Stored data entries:
____________________

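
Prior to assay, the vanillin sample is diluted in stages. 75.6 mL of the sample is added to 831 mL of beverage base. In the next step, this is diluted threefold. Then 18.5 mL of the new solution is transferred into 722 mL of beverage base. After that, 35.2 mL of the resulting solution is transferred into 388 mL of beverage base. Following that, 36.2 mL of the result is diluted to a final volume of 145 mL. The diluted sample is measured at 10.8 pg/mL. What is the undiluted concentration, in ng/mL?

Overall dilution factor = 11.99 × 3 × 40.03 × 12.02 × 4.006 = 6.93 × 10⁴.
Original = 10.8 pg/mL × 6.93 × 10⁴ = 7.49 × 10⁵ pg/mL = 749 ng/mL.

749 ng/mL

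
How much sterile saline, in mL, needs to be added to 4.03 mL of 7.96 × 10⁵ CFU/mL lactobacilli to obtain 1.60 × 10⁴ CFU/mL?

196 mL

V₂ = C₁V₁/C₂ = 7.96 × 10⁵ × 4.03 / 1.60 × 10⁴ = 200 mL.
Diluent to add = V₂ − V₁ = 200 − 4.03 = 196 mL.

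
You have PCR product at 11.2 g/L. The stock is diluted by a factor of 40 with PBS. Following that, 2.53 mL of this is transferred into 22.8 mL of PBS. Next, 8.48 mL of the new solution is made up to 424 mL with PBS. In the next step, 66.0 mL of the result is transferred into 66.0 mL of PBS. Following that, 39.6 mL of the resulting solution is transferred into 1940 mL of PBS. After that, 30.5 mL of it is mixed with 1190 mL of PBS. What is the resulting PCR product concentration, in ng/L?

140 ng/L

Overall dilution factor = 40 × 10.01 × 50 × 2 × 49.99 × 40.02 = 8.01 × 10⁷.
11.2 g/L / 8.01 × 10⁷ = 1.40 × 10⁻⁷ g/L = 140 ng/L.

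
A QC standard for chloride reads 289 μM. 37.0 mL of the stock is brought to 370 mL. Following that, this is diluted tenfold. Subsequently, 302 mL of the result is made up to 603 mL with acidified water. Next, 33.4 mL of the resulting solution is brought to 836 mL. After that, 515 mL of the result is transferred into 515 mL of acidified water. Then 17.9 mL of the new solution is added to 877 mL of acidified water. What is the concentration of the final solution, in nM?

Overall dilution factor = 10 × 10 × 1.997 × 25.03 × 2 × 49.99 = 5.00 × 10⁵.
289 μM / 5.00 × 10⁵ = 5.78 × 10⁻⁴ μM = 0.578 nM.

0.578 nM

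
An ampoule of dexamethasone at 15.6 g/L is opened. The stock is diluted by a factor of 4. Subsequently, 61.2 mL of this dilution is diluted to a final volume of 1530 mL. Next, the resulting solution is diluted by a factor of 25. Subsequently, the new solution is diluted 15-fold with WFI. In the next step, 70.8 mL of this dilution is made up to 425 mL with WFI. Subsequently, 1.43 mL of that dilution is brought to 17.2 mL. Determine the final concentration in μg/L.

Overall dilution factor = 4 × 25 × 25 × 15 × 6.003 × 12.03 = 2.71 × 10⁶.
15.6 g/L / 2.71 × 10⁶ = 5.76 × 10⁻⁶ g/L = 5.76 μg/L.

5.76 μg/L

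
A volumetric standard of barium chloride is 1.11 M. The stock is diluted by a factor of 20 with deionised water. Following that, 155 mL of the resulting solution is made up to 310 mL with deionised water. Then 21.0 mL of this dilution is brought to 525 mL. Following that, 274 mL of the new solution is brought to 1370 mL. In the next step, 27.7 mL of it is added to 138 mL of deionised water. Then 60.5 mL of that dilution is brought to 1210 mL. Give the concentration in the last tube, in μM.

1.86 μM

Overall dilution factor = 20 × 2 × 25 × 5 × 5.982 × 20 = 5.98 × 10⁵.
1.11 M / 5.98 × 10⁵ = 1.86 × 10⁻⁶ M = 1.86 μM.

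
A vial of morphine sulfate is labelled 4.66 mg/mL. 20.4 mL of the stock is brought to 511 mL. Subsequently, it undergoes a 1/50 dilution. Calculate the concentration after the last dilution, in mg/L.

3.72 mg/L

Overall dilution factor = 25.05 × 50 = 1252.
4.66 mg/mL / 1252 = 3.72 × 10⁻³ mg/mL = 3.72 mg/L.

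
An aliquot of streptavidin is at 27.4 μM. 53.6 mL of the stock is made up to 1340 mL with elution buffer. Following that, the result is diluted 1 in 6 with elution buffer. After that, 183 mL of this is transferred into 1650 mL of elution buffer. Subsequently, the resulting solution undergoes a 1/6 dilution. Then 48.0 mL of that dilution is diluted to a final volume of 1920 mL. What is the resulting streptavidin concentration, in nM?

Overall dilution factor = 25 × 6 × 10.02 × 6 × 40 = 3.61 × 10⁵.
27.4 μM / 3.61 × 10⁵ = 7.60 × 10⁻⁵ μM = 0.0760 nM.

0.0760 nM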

____________________

_YOUR TASK_: Could you restate the records above word for word?

_OUTPUT OF THE EXERCISE_:
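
Prior to assay, the vanillin sample is diluted in stages. 75.6 mL of the sample is added to 831 mL of beverage base. In the next step, this is diluted threefold. Then 18.5 mL of the new solution is transferred into 722 mL of beverage base. After that, 35.2 mL of the resulting solution is transferred into 388 mL of beverage base. Following that, 36.2 mL of the result is diluted to a final volume of 145 mL. The diluted sample is measured at 10.8 pg/mL. What is the undiluted concentration, in ng/mL?

Overall dilution factor = 11.99 × 3 × 40.03 × 12.02 × 4.006 = 6.93 × 10⁴.
Original = 10.8 pg/mL × 6.93 × 10⁴ = 7.49 × 10⁵ pg/mL = 749 ng/mL.

749 ng/mL

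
How much sterile saline, in mL, needs to be added to 4.03 mL of 7.96 × 10⁵ CFU/mL lactobacilli to obtain 1.60 × 10⁴ CFU/mL?

196 mL

V₂ = C₁V₁/C₂ = 7.96 × 10⁵ × 4.03 / 1.60 × 10⁴ = 200 mL.
Diluent to add = V₂ − V₁ = 200 − 4.03 = 196 mL.

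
You have PCR product at 11.2 g/L. The stock is diluted by a factor of 40 with PBS. Following that, 2.53 mL of this is transferred into 22.8 mL of PBS. Next, 8.48 mL of the new solution is made up to 424 mL with PBS. In the next step, 66.0 mL of the result is transferred into 66.0 mL of PBS. Following that, 39.6 mL of the resulting solution is transferred into 1940 mL of PBS. After that, 30.5 mL of it is mixed with 1190 mL of PBS. What is the resulting PCR product concentration, in ng/L?

140 ng/L

Overall dilution factor = 40 × 10.01 × 50 × 2 × 49.99 × 40.02 = 8.01 × 10⁷.
11.2 g/L / 8.01 × 10⁷ = 1.40 × 10⁻⁷ g/L = 140 ng/L.

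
A QC standard for chloride reads 289 μM. 37.0 mL of the stock is brought to 370 mL. Following that, this is diluted tenfold. Subsequently, 302 mL of the result is made up to 603 mL with acidified water. Next, 33.4 mL of the resulting solution is brought to 836 mL. After that, 515 mL of the result is transferred into 515 mL of acidified water. Then 17.9 mL of the new solution is added to 877 mL of acidified water. What is the concentration of the final solution, in nM?

Overall dilution factor = 10 × 10 × 1.997 × 25.03 × 2 × 49.99 = 5.00 × 10⁵.
289 μM / 5.00 × 10⁵ = 5.78 × 10⁻⁴ μM = 0.578 nM.

0.578 nM

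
An ampoule of dexamethasone at 15.6 g/L is opened. The stock is diluted by a factor of 4. Subsequently, 61.2 mL of this dilution is diluted to a final volume of 1530 mL. Next, the resulting solution is diluted by a factor of 25. Subsequently, the new solution is diluted 15-fold with WFI. In the next step, 70.8 mL of this dilution is made up to 425 mL with WFI. Subsequently, 1.43 mL of that dilution is brought to 17.2 mL. Determine the final concentration in μg/L.

Overall dilution factor = 4 × 25 × 25 × 15 × 6.003 × 12.03 = 2.71 × 10⁶.
15.6 g/L / 2.71 × 10⁶ = 5.76 × 10⁻⁶ g/L = 5.76 μg/L.

5.76 μg/L

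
A volumetric standard of barium chloride is 1.11 M. The stock is diluted by a factor of 20 with deionised water. Following that, 155 mL of the resulting solution is made up to 310 mL with deionised water. Then 21.0 mL of this dilution is brought to 525 mL. Following that, 274 mL of the new solution is brought to 1370 mL. In the next step, 27.7 mL of it is added to 138 mL of deionised water. Then 60.5 mL of that dilution is brought to 1210 mL. Give the concentration in the last tube, in μM.

1.86 μM

Overall dilution factor = 20 × 2 × 25 × 5 × 5.982 × 20 = 5.98 × 10⁵.
1.11 M / 5.98 × 10⁵ = 1.86 × 10⁻⁶ M = 1.86 μM.

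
A vial of morphine sulfate is labelled 4.66 mg/mL. 20.4 mL of the stock is brought to 511 mL. Subsequently, it undergoes a 1/50 dilution. Calculate the concentration after the last dilution, in mg/L.

3.72 mg/L

Overall dilution factor = 25.05 × 50 = 1252.
4.66 mg/mL / 1252 = 3.72 × 10⁻³ mg/mL = 3.72 mg/L.

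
An aliquot of streptavidin is at 27.4 μM. 53.6 mL of the stock is made up to 1340 mL with elution buffer. Following that, the result is diluted 1 in 6 with elution buffer. After that, 183 mL of this is transferred into 1650 mL of elution buffer. Subsequently, the resulting solution undergoes a 1/6 dilution. Then 48.0 mL of that dilution is diluted to a final volume of 1920 mL. What is the resulting streptavidin concentration, in nM?

Overall dilution factor = 25 × 6 × 10.02 × 6 × 40 = 3.61 × 10⁵.
27.4 μM / 3.61 × 10⁵ = 7.60 × 10⁻⁵ μM = 0.0760 nM.

0.0760 nM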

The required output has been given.